====== Data to use

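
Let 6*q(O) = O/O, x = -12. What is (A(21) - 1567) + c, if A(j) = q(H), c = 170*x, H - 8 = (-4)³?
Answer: -21641/6 ≈ -3606.8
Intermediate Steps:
H = -56 (H = 8 + (-4)³ = 8 - 64 = -56)
c = -2040 (c = 170*(-12) = -2040)
q(O) = ⅙ (q(O) = (O/O)/6 = (⅙)*1 = ⅙)
A(j) = ⅙
(A(21) - 1567) + c = (⅙ - 1567) - 2040 = -9401/6 - 2040 = -21641/6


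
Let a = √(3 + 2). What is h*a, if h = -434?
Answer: -434*√5 ≈ -970.45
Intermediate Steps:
a = √5 ≈ 2.2361
h*a = -434*√5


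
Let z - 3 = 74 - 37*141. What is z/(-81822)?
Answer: 2570/40911 ≈ 0.062819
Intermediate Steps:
z = -5140 (z = 3 + (74 - 37*141) = 3 + (74 - 5217) = 3 - 5143 = -5140)
z/(-81822) = -5140/(-81822) = -5140*(-1/81822) = 2570/40911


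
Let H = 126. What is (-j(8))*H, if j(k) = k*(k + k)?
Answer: -16128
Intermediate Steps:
j(k) = 2*k² (j(k) = k*(2*k) = 2*k²)
(-j(8))*H = -2*8²*126 = -2*64*126 = -1*128*126 = -128*126 = -16128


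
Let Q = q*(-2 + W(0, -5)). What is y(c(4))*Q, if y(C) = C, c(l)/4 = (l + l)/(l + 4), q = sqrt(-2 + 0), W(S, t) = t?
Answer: -28*I*sqrt(2) ≈ -39.598*I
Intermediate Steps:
q = I*sqrt(2) (q = sqrt(-2) = I*sqrt(2) ≈ 1.4142*I)
Q = -7*I*sqrt(2) (Q = (I*sqrt(2))*(-2 - 5) = (I*sqrt(2))*(-7) = -7*I*sqrt(2) ≈ -9.8995*I)
c(l) = 8*l/(4 + l) (c(l) = 4*((l + l)/(l + 4)) = 4*((2*l)/(4 + l)) = 4*(2*l/(4 + l)) = 8*l/(4 + l))
y(c(4))*Q = (8*4/(4 + 4))*(-7*I*sqrt(2)) = (8*4/8)*(-7*I*sqrt(2)) = (8*4*(1/8))*(-7*I*sqrt(2)) = 4*(-7*I*sqrt(2)) = -28*I*sqrt(2)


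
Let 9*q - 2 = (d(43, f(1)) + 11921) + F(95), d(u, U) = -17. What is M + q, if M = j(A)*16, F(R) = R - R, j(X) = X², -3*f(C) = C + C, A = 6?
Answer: 17090/9 ≈ 1898.9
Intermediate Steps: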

============

■ **Directions for this task**:
Would you please copy every line in the data that contains the word "Answer"?

■ **Problem solution**:
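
Answer: -21641/6 ≈ -3606.8
Answer: -434*√5 ≈ -970.45
Answer: 2570/40911 ≈ 0.062819
Answer: -16128
Answer: -28*I*sqrt(2) ≈ -39.598*I
Answer: 17090/9 ≈ 1898.9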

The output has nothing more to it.